*** Begin section ***
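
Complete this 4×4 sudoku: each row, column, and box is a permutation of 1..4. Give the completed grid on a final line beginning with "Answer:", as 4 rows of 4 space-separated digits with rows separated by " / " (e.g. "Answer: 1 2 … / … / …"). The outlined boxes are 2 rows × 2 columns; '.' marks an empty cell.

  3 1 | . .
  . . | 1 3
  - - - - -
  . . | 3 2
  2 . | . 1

Step 1. [r3c2∈{4}] r3c2 has the single candidate 4, so r3c2=4.
Step 2. [r1c4∈{4}] nothing but 4 survives at r1c4 ⇒ r1c4=4.
Step 3. [r4c2∈{3}] nothing but 3 survives at r4c2. So r4c2=3.
Step 4. [r4c3∈{4}] r4c3 is down to just 4, so r4c3=4.
Step 5. [r2c1∈{4}] only 4 remains possible at r2c1. So r2c1=4.
Step 6. [r2c2∈{2}] r2c2 is down to just 2. So r2c2=2.
Step 7. [r3c1∈{1}] r3c1 has the single candidate 1 ⇒ r3c1=1.
Step 8. [r1c3∈{2}] only 2 remains possible at r1c3 ⇒ r1c3=2.

Answer: 3 1 2 4 / 4 2 1 3 / 1 4 3 2 / 2 3 4 1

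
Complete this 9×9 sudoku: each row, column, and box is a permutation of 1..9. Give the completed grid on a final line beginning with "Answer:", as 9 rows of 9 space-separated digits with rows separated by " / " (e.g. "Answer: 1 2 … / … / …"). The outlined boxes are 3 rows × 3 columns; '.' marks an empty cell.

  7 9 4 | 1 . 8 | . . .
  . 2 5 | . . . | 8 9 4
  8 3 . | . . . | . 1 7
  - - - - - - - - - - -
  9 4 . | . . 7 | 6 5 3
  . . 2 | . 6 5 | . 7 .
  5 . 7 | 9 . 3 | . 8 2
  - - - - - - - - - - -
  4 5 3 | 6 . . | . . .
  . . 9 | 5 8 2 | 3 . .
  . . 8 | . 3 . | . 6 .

Step 1. [r8c9∈{1}] r8c9 is down to just 1 ⇒ r8c9=1.
Step 2. [r4c3∈{1}] r4c3 has the single candidate 1. So r4c3=1.
Step 3. [r4c5∈{2}] nothing but 2 survives at r4c5 ⇒ r4c5=2.
Step 4. [r9c2∈{1,7}] in col 2, 1 fits only at r9c2 ⇒ r9c2=1.
Step 5. [r5c9∈{9}] r5c9's peers cover all but 9. So r5c9=9.
Step 6. [r7c8∈{2}] r7c8 has the single candidate 2 ⇒ r7c8=2.
Step 7. [r6c5∈{1,4}] in box 5, 1 fits only at r6c5. So r6c5=1.
Step 8. [r5c4∈{4,8}] 4 has one home in box 5: r5c4 ⇒ r5c4=4.
Step 9. [r9c4∈{7}] r9c4's peers cover all but 7, so r9c4=7.
Step 10. [r7c5∈{9}] only 9 remains possible at r7c5, so r7c5=9.
Step 11. [r1c5∈{5}] r1c5 is down to just 5 ⇒ r1c5=5.
Step 12. [r3c3∈{6}] r3c3 has the single candidate 6 ⇒ r3c3=6.
Step 13. [r9c7∈{4,5,9}] r9c7 is the only open cell in row 9 admitting 9, so r9c7=9.
Step 14. [r6c2∈{6}] r6c2 is down to just 6, so r6c2=6.
Step 15. [r3c6∈{4,9}] in row 3, 9 fits only at r3c6, so r3c6=9.
Step 16. [r1c7∈{2}] r1c7 is down to just 2 ⇒ r1c7=2.
Step 17. [r4c4∈{8}] r4c4's peers cover all but 8, so r4c4=8.
Step 18. [r2c4∈{3}] r2c4 has the single candidate 3. So r2c4=3.
Step 19. [r3c5∈{4}] only 4 remains possible at r3c5. So r3c5=4.
Step 20. [r6c7∈{4}] only 4 remains possible at r6c7, so r6c7=4.
Step 21. [r2c1∈{1}] r2c1 is down to just 1. So r2c1=1.
Step 22. [r1c8∈{3}] r1c8 has the single candidate 3 ⇒ r1c8=3.
Step 23. [r9c6∈{4}] only 4 remains possible at r9c6 ⇒ r9c6=4.
Step 24. [r8c1∈{6}] r8c1 is down to just 6, so r8c1=6.
Step 25. [r7c6∈{1}] nothing but 1 survives at r7c6, so r7c6=1.
Step 26. [r3c7∈{5}] r3c7's peers cover all but 5 ⇒ r3c7=5.
Step 27. [r3c4∈{2}] only 2 remains possible at r3c4. So r3c4=2.
Step 28. [r5c1∈{3}] only 3 remains possible at r5c1. So r5c1=3.
Step 29. [r8c2∈{7}] r8c2 is down to just 7 ⇒ r8c2=7.
Step 30. [r8c8∈{4}] only 4 remains possible at r8c8 ⇒ r8c8=4.
Step 31. [r5c7∈{1}] nothing but 1 survives at r5c7. So r5c7=1.
Step 32. [r9c9∈{5}] r9c9 has the single candidate 5. So r9c9=5.
Step 33. [r7c7∈{7}] r7c7's peers cover all but 7 ⇒ r7c7=7.
Step 34. [r7c9∈{8}] r7c9's peers cover all but 8, so r7c9=8.
Step 35. [r2c5∈{7}] r2c5 has the single candidate 7, so r2c5=7.
Step 36. [r1c9∈{6}] r1c9's peers cover all but 6 ⇒ r1c9=6.
Step 37. [r2c6∈{6}] only 6 remains possible at r2c6 ⇒ r2c6=6.
Step 38. [r9c1∈{2}] r9c1 has the single candidate 2. So r9c1=2.
Step 39. [r5c2∈{8}] r5c2's peers cover all but 8 ⇒ r5c2=8.

Answer: 7 9 4 1 5 8 2 3 6 / 1 2 5 3 7 6 8 9 4 / 8 3 6 2 4 9 5 1 7 / 9 4 1 8 2 7 6 5 3 / 3 8 2 4 6 5 1 7 9 / 5 6 7 9 1 3 4 8 2 / 4 5 3 6 9 1 7 2 8 / 6 7 9 5 8 2 3 4 1 / 2 1 8 7 3 4 9 6 5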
*** End section ***
Work required: Go through the records and repeat each one exactly as written.

Task output:
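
Complete this 4×4 sudoku: each row, column, and box is a permutation of 1..4. Give the completed grid on a final line beginning with "Answer:", as 4 rows of 4 space-separated digits with rows separated by " / " (e.g. "Answer: 1 2 … / … / …"). The outlined boxes are 2 rows × 2 columns; '.' marks an empty cell.

  3 1 | . .
  . . | 1 3
  - - - - -
  . . | 3 2
  2 . | . 1

Step 1. [r3c2∈{4}] r3c2 has the single candidate 4, so r3c2=4.
Step 2. [r1c4∈{4}] nothing but 4 survives at r1c4 ⇒ r1c4=4.
Step 3. [r4c2∈{3}] nothing but 3 survives at r4c2. So r4c2=3.
Step 4. [r4c3∈{4}] r4c3 is down to just 4, so r4c3=4.
Step 5. [r2c1∈{4}] only 4 remains possible at r2c1. So r2c1=4.
Step 6. [r2c2∈{2}] r2c2 is down to just 2. So r2c2=2.
Step 7. [r3c1∈{1}] r3c1 has the single candidate 1 ⇒ r3c1=1.
Step 8. [r1c3∈{2}] only 2 remains possible at r1c3 ⇒ r1c3=2.

Answer: 3 1 2 4 / 4 2 1 3 / 1 4 3 2 / 2 3 4 1

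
Complete this 9×9 sudoku: each row, column, and box is a permutation of 1..9. Give the completed grid on a final line beginning with "Answer:", as 9 rows of 9 space-separated digits with rows separated by " / " (e.g. "Answer: 1 2 … / … / …"). The outlined boxes are 3 rows × 3 columns; '.' marks an empty cell.

  7 9 4 | 1 . 8 | . . .
  . 2 5 | . . . | 8 9 4
  8 3 . | . . . | . 1 7
  - - - - - - - - - - -
  9 4 . | . . 7 | 6 5 3
  . . 2 | . 6 5 | . 7 .
  5 . 7 | 9 . 3 | . 8 2
  - - - - - - - - - - -
  4 5 3 | 6 . . | . . .
  . . 9 | 5 8 2 | 3 . .
  . . 8 | . 3 . | . 6 .

Step 1. [r8c9∈{1}] r8c9 is down to just 1 ⇒ r8c9=1.
Step 2. [r4c3∈{1}] r4c3 has the single candidate 1. So r4c3=1.
Step 3. [r4c5∈{2}] nothing but 2 survives at r4c5 ⇒ r4c5=2.
Step 4. [r9c2∈{1,7}] in col 2, 1 fits only at r9c2 ⇒ r9c2=1.
Step 5. [r5c9∈{9}] r5c9's peers cover all but 9. So r5c9=9.
Step 6. [r7c8∈{2}] r7c8 has the single candidate 2 ⇒ r7c8=2.
Step 7. [r6c5∈{1,4}] in box 5, 1 fits only at r6c5. So r6c5=1.
Step 8. [r5c4∈{4,8}] 4 has one home in box 5: r5c4 ⇒ r5c4=4.
Step 9. [r9c4∈{7}] r9c4's peers cover all but 7, so r9c4=7.
Step 10. [r7c5∈{9}] only 9 remains possible at r7c5, so r7c5=9.
Step 11. [r1c5∈{5}] r1c5 is down to just 5 ⇒ r1c5=5.
Step 12. [r3c3∈{6}] r3c3 has the single candidate 6 ⇒ r3c3=6.
Step 13. [r9c7∈{4,5,9}] r9c7 is the only open cell in row 9 admitting 9, so r9c7=9.
Step 14. [r6c2∈{6}] r6c2 is down to just 6, so r6c2=6.
Step 15. [r3c6∈{4,9}] in row 3, 9 fits only at r3c6, so r3c6=9.
Step 16. [r1c7∈{2}] r1c7 is down to just 2 ⇒ r1c7=2.
Step 17. [r4c4∈{8}] r4c4's peers cover all but 8, so r4c4=8.
Step 18. [r2c4∈{3}] r2c4 has the single candidate 3. So r2c4=3.
Step 19. [r3c5∈{4}] only 4 remains possible at r3c5. So r3c5=4.
Step 20. [r6c7∈{4}] only 4 remains possible at r6c7, so r6c7=4.
Step 21. [r2c1∈{1}] r2c1 is down to just 1. So r2c1=1.
Step 22. [r1c8∈{3}] r1c8 has the single candidate 3 ⇒ r1c8=3.
Step 23. [r9c6∈{4}] only 4 remains possible at r9c6 ⇒ r9c6=4.
Step 24. [r8c1∈{6}] r8c1 is down to just 6, so r8c1=6.
Step 25. [r7c6∈{1}] nothing but 1 survives at r7c6, so r7c6=1.
Step 26. [r3c7∈{5}] r3c7's peers cover all but 5 ⇒ r3c7=5.
Step 27. [r3c4∈{2}] only 2 remains possible at r3c4. So r3c4=2.
Step 28. [r5c1∈{3}] only 3 remains possible at r5c1. So r5c1=3.
Step 29. [r8c2∈{7}] r8c2 is down to just 7 ⇒ r8c2=7.
Step 30. [r8c8∈{4}] only 4 remains possible at r8c8 ⇒ r8c8=4.
Step 31. [r5c7∈{1}] nothing but 1 survives at r5c7. So r5c7=1.
Step 32. [r9c9∈{5}] r9c9 has the single candidate 5. So r9c9=5.
Step 33. [r7c7∈{7}] r7c7's peers cover all but 7 ⇒ r7c7=7.
Step 34. [r7c9∈{8}] r7c9's peers cover all but 8, so r7c9=8.
Step 35. [r2c5∈{7}] r2c5 has the single candidate 7, so r2c5=7.
Step 36. [r1c9∈{6}] r1c9's peers cover all but 6 ⇒ r1c9=6.
Step 37. [r2c6∈{6}] only 6 remains possible at r2c6 ⇒ r2c6=6.
Step 38. [r9c1∈{2}] r9c1 has the single candidate 2. So r9c1=2.
Step 39. [r5c2∈{8}] r5c2's peers cover all but 8 ⇒ r5c2=8.

Answer: 7 9 4 1 5 8 2 3 6 / 1 2 5 3 7 6 8 9 4 / 8 3 6 2 4 9 5 1 7 / 9 4 1 8 2 7 6 5 3 / 3 8 2 4 6 5 1 7 9 / 5 6 7 9 1 3 4 8 2 / 4 5 3 6 9 1 7 2 8 / 6 7 9 5 8 2 3 4 1 / 2 1 8 7 3 4 9 6 5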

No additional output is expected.